■ **Task to carry out**
Every entry below should be printed again exactly as it reads.

■ **Record set**
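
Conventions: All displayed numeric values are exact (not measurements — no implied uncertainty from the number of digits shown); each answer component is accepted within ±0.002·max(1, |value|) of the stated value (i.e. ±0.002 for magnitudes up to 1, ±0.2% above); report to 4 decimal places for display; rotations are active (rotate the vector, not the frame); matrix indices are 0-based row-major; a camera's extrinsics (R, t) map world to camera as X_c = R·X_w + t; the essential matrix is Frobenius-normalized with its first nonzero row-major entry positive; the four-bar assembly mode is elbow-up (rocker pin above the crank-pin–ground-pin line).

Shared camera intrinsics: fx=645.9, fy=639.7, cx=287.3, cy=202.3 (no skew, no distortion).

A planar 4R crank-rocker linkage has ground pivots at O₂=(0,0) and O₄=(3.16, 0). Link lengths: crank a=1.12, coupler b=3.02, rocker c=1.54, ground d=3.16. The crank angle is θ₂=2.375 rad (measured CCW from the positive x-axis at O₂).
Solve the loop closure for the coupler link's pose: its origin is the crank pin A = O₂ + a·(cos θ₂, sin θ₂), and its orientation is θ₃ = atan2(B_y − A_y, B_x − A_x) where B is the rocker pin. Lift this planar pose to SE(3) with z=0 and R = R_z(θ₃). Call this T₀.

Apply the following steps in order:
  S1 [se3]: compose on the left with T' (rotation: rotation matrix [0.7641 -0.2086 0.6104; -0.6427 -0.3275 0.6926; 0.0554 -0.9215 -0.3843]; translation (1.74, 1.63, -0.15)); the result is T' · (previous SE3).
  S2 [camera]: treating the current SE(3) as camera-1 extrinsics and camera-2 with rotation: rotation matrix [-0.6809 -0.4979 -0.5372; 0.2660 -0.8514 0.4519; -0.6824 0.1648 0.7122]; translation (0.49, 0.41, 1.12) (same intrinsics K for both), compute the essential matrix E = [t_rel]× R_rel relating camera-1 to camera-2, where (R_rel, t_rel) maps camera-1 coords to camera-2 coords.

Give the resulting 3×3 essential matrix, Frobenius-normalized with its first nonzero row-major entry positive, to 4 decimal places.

matrix = [0.2841 -0.0308 0.2752; 0.3080 -0.6139 -0.0374; 0.3204 0.2291 0.4630]

source (fourbar_fk): coupler pose = R=[0.9905 -0.1374 0.0000; 0.1374 0.9905 0.0000; 0.0000 0.0000 1.0000], t=(-0.8067, 0.7769, 0.0000)
after S1 (compose_se3): R=[0.7282 -0.3116 0.6104; -0.6816 -0.2361 0.6926; -0.0717 -0.9204 -0.3843], t=(0.9615, 1.8940, -0.9107)
after S2 (essential): [0.2841 -0.0308 0.2752; 0.3080 -0.6139 -0.0374; 0.3204 0.2291 0.4630]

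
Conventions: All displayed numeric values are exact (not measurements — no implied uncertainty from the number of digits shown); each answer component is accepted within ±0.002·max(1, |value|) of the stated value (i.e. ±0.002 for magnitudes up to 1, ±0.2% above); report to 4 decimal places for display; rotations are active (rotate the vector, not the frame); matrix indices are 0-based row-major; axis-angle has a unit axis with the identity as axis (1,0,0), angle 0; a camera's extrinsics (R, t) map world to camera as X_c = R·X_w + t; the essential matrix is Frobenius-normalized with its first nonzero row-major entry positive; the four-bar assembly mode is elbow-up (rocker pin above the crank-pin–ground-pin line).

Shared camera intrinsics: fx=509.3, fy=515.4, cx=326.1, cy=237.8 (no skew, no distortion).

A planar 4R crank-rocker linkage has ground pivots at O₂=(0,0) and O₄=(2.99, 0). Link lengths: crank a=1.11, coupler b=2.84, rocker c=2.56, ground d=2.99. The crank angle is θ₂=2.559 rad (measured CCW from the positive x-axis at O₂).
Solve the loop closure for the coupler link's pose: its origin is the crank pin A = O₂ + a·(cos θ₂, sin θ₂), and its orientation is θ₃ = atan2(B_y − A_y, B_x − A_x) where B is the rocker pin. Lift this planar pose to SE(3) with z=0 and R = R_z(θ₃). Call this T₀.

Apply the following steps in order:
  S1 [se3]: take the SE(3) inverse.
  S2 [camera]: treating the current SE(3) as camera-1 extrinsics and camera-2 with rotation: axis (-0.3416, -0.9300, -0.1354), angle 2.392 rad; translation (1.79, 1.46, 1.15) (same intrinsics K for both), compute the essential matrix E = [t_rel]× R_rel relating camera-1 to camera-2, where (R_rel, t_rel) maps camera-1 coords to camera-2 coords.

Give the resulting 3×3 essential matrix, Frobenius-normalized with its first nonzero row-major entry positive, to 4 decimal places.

source (fourbar_fk): coupler pose = R=[0.8551 -0.5184 0.0000; 0.5184 0.8551 0.0000; 0.0000 0.0000 1.0000], t=(-0.9269, 0.6107, 0.0000)
after S1 (invert_se3): R=[0.8551 0.5184 0.0000; -0.5184 0.8551 0.0000; 0.0000 0.0000 1.0000], t=(0.4760, -1.0027, 0.0000)
after S2 (essential): [0.1203 -0.1766 -0.2890; -0.3802 0.3230 0.3659; 0.5214 -0.0278 0.4641]

matrix = [0.1203 -0.1766 -0.2890; -0.3802 0.3230 0.3659; 0.5214 -0.0278 0.4641]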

■ **Solution**
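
Conventions: All displayed numeric values are exact (not measurements — no implied uncertainty from the number of digits shown); each answer component is accepted within ±0.002·max(1, |value|) of the stated value (i.e. ±0.002 for magnitudes up to 1, ±0.2% above); report to 4 decimal places for display; rotations are active (rotate the vector, not the frame); matrix indices are 0-based row-major; a camera's extrinsics (R, t) map world to camera as X_c = R·X_w + t; the essential matrix is Frobenius-normalized with its first nonzero row-major entry positive; the four-bar assembly mode is elbow-up (rocker pin above the crank-pin–ground-pin line).

Shared camera intrinsics: fx=645.9, fy=639.7, cx=287.3, cy=202.3 (no skew, no distortion).

A planar 4R crank-rocker linkage has ground pivots at O₂=(0,0) and O₄=(3.16, 0). Link lengths: crank a=1.12, coupler b=3.02, rocker c=1.54, ground d=3.16. The crank angle is θ₂=2.375 rad (measured CCW from the positive x-axis at O₂).
Solve the loop closure for the coupler link's pose: its origin is the crank pin A = O₂ + a·(cos θ₂, sin θ₂), and its orientation is θ₃ = atan2(B_y − A_y, B_x − A_x) where B is the rocker pin. Lift this planar pose to SE(3) with z=0 and R = R_z(θ₃). Call this T₀.

Apply the following steps in order:
  S1 [se3]: compose on the left with T' (rotation: rotation matrix [0.7641 -0.2086 0.6104; -0.6427 -0.3275 0.6926; 0.0554 -0.9215 -0.3843]; translation (1.74, 1.63, -0.15)); the result is T' · (previous SE3).
  S2 [camera]: treating the current SE(3) as camera-1 extrinsics and camera-2 with rotation: rotation matrix [-0.6809 -0.4979 -0.5372; 0.2660 -0.8514 0.4519; -0.6824 0.1648 0.7122]; translation (0.49, 0.41, 1.12) (same intrinsics K for both), compute the essential matrix E = [t_rel]× R_rel relating camera-1 to camera-2, where (R_rel, t_rel) maps camera-1 coords to camera-2 coords.

Give the resulting 3×3 essential matrix, Frobenius-normalized with its first nonzero row-major entry positive, to 4 decimal places.

matrix = [0.2841 -0.0308 0.2752; 0.3080 -0.6139 -0.0374; 0.3204 0.2291 0.4630]

source (fourbar_fk): coupler pose = R=[0.9905 -0.1374 0.0000; 0.1374 0.9905 0.0000; 0.0000 0.0000 1.0000], t=(-0.8067, 0.7769, 0.0000)
after S1 (compose_se3): R=[0.7282 -0.3116 0.6104; -0.6816 -0.2361 0.6926; -0.0717 -0.9204 -0.3843], t=(0.9615, 1.8940, -0.9107)
after S2 (essential): [0.2841 -0.0308 0.2752; 0.3080 -0.6139 -0.0374; 0.3204 0.2291 0.4630]

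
Conventions: All displayed numeric values are exact (not measurements — no implied uncertainty from the number of digits shown); each answer component is accepted within ±0.002·max(1, |value|) of the stated value (i.e. ±0.002 for magnitudes up to 1, ±0.2% above); report to 4 decimal places for display; rotations are active (rotate the vector, not the frame); matrix indices are 0-based row-major; axis-angle has a unit axis with the identity as axis (1,0,0), angle 0; a camera's extrinsics (R, t) map world to camera as X_c = R·X_w + t; the essential matrix is Frobenius-normalized with its first nonzero row-major entry positive; the four-bar assembly mode is elbow-up (rocker pin above the crank-pin–ground-pin line).

Shared camera intrinsics: fx=509.3, fy=515.4, cx=326.1, cy=237.8 (no skew, no distortion).

A planar 4R crank-rocker linkage has ground pivots at O₂=(0,0) and O₄=(2.99, 0). Link lengths: crank a=1.11, coupler b=2.84, rocker c=2.56, ground d=2.99. The crank angle is θ₂=2.559 rad (measured CCW from the positive x-axis at O₂).
Solve the loop closure for the coupler link's pose: its origin is the crank pin A = O₂ + a·(cos θ₂, sin θ₂), and its orientation is θ₃ = atan2(B_y − A_y, B_x − A_x) where B is the rocker pin. Lift this planar pose to SE(3) with z=0 and R = R_z(θ₃). Call this T₀.

Apply the following steps in order:
  S1 [se3]: take the SE(3) inverse.
  S2 [camera]: treating the current SE(3) as camera-1 extrinsics and camera-2 with rotation: axis (-0.3416, -0.9300, -0.1354), angle 2.392 rad; translation (1.79, 1.46, 1.15) (same intrinsics K for both), compute the essential matrix E = [t_rel]× R_rel relating camera-1 to camera-2, where (R_rel, t_rel) maps camera-1 coords to camera-2 coords.

Give the resulting 3×3 essential matrix, Frobenius-normalized with its first nonzero row-major entry positive, to 4 decimal places.

source (fourbar_fk): coupler pose = R=[0.8551 -0.5184 0.0000; 0.5184 0.8551 0.0000; 0.0000 0.0000 1.0000], t=(-0.9269, 0.6107, 0.0000)
after S1 (invert_se3): R=[0.8551 0.5184 0.0000; -0.5184 0.8551 0.0000; 0.0000 0.0000 1.0000], t=(0.4760, -1.0027, 0.0000)
after S2 (essential): [0.1203 -0.1766 -0.2890; -0.3802 0.3230 0.3659; 0.5214 -0.0278 0.4641]

matrix = [0.1203 -0.1766 -0.2890; -0.3802 0.3230 0.3659; 0.5214 -0.0278 0.4641]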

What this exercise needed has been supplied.